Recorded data
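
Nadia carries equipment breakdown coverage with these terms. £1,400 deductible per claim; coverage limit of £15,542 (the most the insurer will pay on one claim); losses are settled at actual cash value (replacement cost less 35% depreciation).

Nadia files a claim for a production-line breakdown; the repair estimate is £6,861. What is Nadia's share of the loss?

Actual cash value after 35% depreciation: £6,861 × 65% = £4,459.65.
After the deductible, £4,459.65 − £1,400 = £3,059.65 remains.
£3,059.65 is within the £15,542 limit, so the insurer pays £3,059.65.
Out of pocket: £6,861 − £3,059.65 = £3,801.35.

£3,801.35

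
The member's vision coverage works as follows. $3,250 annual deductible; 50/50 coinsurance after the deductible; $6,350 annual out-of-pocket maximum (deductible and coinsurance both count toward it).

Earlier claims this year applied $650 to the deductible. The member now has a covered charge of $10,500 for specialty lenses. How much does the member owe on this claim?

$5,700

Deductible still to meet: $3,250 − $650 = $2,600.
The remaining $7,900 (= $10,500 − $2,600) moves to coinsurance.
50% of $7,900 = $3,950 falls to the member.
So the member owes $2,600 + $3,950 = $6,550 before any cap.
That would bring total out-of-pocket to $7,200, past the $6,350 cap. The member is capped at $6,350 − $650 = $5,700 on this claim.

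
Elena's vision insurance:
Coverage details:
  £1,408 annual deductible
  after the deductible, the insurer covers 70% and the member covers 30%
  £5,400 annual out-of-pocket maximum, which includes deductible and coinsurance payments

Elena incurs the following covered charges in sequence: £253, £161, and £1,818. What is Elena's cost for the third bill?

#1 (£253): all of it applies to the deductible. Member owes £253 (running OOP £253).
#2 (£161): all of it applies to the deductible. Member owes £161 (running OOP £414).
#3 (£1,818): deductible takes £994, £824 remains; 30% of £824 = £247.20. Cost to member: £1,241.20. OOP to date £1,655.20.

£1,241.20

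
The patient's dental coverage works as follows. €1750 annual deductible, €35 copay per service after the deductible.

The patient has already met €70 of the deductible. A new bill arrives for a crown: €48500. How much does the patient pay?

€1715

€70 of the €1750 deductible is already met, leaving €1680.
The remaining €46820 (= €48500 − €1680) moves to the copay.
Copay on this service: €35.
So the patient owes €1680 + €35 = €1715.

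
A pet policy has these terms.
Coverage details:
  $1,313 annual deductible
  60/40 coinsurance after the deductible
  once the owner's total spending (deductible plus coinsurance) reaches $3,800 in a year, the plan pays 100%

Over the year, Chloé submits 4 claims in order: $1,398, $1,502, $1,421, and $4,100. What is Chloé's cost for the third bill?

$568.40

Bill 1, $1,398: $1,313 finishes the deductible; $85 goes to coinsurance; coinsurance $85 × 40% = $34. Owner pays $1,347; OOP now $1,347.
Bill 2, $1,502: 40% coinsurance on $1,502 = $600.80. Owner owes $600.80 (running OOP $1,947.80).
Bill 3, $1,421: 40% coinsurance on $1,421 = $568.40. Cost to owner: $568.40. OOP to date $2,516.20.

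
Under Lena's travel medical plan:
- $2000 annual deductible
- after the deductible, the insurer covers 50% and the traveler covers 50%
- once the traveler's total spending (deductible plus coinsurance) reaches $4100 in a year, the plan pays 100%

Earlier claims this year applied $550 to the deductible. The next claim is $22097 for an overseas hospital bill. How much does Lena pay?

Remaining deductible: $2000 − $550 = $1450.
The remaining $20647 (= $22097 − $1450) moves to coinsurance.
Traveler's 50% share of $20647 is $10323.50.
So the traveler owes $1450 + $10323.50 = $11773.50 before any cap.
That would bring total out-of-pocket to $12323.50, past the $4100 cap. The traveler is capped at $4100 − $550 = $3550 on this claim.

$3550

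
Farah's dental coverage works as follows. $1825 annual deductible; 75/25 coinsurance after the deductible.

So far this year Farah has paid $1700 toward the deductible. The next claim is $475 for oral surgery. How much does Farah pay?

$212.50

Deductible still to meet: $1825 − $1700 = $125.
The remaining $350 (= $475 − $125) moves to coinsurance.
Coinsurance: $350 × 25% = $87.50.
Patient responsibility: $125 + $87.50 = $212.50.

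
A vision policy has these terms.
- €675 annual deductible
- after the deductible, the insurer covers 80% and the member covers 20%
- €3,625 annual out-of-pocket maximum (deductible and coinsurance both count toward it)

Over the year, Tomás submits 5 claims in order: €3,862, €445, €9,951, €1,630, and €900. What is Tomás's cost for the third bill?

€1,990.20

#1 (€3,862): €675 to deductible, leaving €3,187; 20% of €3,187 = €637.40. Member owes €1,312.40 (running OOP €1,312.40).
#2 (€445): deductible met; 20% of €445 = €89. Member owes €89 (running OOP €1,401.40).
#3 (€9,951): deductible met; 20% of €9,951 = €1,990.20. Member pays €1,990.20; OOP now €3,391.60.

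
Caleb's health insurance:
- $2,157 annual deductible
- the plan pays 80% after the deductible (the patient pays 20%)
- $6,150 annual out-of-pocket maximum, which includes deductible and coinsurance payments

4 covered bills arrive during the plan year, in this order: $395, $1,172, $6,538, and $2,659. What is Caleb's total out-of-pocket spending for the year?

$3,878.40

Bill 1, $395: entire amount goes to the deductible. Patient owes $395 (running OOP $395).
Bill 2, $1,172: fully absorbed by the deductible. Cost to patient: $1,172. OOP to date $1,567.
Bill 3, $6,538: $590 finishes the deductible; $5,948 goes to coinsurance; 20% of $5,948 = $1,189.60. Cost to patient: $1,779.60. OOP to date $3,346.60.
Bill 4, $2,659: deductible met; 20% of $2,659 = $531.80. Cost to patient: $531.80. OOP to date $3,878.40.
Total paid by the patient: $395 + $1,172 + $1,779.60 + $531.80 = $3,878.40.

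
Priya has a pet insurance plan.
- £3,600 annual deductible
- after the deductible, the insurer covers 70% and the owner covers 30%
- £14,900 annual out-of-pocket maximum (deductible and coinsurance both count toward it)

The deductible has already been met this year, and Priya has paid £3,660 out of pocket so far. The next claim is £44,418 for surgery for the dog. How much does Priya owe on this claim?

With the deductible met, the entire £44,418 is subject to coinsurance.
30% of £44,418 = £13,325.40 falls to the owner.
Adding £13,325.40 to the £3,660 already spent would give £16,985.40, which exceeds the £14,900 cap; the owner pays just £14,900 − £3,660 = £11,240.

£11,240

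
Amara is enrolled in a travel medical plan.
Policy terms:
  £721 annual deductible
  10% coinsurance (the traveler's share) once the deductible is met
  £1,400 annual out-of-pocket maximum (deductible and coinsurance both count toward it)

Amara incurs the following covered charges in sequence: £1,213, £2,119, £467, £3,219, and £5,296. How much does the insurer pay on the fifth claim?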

» **Exercise prompt**
All lines above containing the string "covers" are to be collected.

» **Completed task**
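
  after the deductible, the insurer covers 70% and the member covers 30%
- after the deductible, the insurer covers 50% and the traveler covers 50%
- after the deductible, the insurer covers 80% and the member covers 20%
- after the deductible, the insurer covers 70% and the owner covers 30%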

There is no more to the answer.